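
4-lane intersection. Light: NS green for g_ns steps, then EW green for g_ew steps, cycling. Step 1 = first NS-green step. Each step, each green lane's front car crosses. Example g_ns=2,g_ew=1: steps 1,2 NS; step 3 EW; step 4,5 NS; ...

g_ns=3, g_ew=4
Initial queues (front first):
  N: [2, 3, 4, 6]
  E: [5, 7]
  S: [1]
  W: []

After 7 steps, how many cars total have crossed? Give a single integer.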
---
**EXERCISE**.
Lines from the one containing "N: [2, 3, 4, 6]" through the final line of the entries are the only ones to print, and each must match exactly.

**YOUR RESPONSE**.
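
  N: [2, 3, 4, 6]
  E: [5, 7]
  S: [1]
  W: []

After 7 steps, how many cars total have crossed? Give a single integer.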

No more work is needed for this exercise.